About this task:
After locating the line containing "A figure has points C, D, M, V.", transcribe that line and all following lines exactly, stopping only at the end of the records.

(Collected data)
- - - - -
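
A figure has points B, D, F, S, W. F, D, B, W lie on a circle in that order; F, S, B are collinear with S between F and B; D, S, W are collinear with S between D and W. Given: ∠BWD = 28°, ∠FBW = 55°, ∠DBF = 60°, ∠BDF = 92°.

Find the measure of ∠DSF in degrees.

1. ∠BFD = 28°  [same arc DB]
2. ∠FDW = 55°  [same arc FW]
3. ∠DSF = 97°  [△FSD]

∠DSF = 97°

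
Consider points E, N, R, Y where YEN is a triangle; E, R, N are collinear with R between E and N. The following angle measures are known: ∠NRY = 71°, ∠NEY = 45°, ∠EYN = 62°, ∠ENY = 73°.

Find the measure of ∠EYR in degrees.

∠EYR = 26°

1. ∠ERY = 109°  [linear pair at R on EN]
2. ∠REY = 45°  [R on ray EN]
3. ∠EYR = 26°  [△YER]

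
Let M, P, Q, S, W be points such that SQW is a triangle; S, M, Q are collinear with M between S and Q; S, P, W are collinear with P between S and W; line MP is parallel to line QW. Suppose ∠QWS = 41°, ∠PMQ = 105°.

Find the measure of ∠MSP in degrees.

∠MSP = 64°

1. ∠MPS = 41°  [MP∥QW, corresponding at P]
2. ∠PMS = 75°  [linear pair at M on SQ]
3. ∠MSP = 64°  [△SMP]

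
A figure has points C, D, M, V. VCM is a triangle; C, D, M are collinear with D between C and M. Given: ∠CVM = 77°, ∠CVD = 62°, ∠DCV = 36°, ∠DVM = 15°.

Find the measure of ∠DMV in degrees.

∠DMV = 67°

1. ∠CDV = 82°  [△VCD]
2. ∠MDV = 98°  [linear pair at D on CM]
3. ∠DMV = 67°  [△VDM]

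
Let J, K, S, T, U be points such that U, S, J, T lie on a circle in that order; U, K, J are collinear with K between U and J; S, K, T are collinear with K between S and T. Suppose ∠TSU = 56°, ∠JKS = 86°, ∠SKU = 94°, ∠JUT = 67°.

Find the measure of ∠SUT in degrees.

∠SUT = 97°

1. ∠TKU = 86°  [vertical angles at K]
2. ∠STU = 27°  [△UKT]
3. ∠SUT = 97°  [△UST]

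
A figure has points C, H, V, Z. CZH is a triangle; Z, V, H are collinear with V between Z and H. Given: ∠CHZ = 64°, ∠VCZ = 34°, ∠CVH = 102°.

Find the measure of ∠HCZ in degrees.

1. ∠CVZ = 78°  [linear pair at V on ZH]
2. ∠CZV = 68°  [△CZV]
3. ∠CZH = 68°  [V on ray ZH]
4. ∠HCZ = 48°  [△CZH]

∠HCZ = 48°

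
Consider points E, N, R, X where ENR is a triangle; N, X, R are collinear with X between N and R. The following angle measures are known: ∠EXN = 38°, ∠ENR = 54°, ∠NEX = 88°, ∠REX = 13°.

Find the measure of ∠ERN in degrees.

1. ∠EXR = 142°  [linear pair at X on NR]
2. ∠ERX = 25°  [△EXR]
3. ∠ERN = 25°  [X on ray RN]

∠ERN = 25°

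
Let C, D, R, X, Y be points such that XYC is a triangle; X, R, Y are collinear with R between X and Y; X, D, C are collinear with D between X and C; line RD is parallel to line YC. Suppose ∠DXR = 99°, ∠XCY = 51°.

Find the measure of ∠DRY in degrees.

1. ∠CXY = 99°  [R on XY, D on XC]
2. ∠CYX = 30°  [△XYC]
3. ∠DRX = 30°  [RD∥YC, corresponding at R]
4. ∠DRY = 150°  [linear pair at R on XY]

∠DRY = 150°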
- - - - -
Output below:
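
A figure has points C, D, M, V. VCM is a triangle; C, D, M are collinear with D between C and M. Given: ∠CVM = 77°, ∠CVD = 62°, ∠DCV = 36°, ∠DVM = 15°.

Find the measure of ∠DMV in degrees.

∠DMV = 67°

1. ∠CDV = 82°  [△VCD]
2. ∠MDV = 98°  [linear pair at D on CM]
3. ∠DMV = 67°  [△VDM]

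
Let J, K, S, T, U be points such that U, S, J, T lie on a circle in that order; U, K, J are collinear with K between U and J; S, K, T are collinear with K between S and T. Suppose ∠TSU = 56°, ∠JKS = 86°, ∠SKU = 94°, ∠JUT = 67°.

Find the measure of ∠SUT in degrees.

∠SUT = 97°

1. ∠TKU = 86°  [vertical angles at K]
2. ∠STU = 27°  [△UKT]
3. ∠SUT = 97°  [△UST]

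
A figure has points C, H, V, Z. CZH is a triangle; Z, V, H are collinear with V between Z and H. Given: ∠CHZ = 64°, ∠VCZ = 34°, ∠CVH = 102°.

Find the measure of ∠HCZ in degrees.

1. ∠CVZ = 78°  [linear pair at V on ZH]
2. ∠CZV = 68°  [△CZV]
3. ∠CZH = 68°  [V on ray ZH]
4. ∠HCZ = 48°  [△CZH]

∠HCZ = 48°

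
Consider points E, N, R, X where ENR is a triangle; N, X, R are collinear with X between N and R. The following angle measures are known: ∠EXN = 38°, ∠ENR = 54°, ∠NEX = 88°, ∠REX = 13°.

Find the measure of ∠ERN in degrees.

1. ∠EXR = 142°  [linear pair at X on NR]
2. ∠ERX = 25°  [△EXR]
3. ∠ERN = 25°  [X on ray RN]

∠ERN = 25°

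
Let C, D, R, X, Y be points such that XYC is a triangle; X, R, Y are collinear with R between X and Y; X, D, C are collinear with D between X and C; line RD is parallel to line YC. Suppose ∠DXR = 99°, ∠XCY = 51°.

Find the measure of ∠DRY in degrees.

1. ∠CXY = 99°  [R on XY, D on XC]
2. ∠CYX = 30°  [△XYC]
3. ∠DRX = 30°  [RD∥YC, corresponding at R]
4. ∠DRY = 150°  [linear pair at R on XY]

∠DRY = 150°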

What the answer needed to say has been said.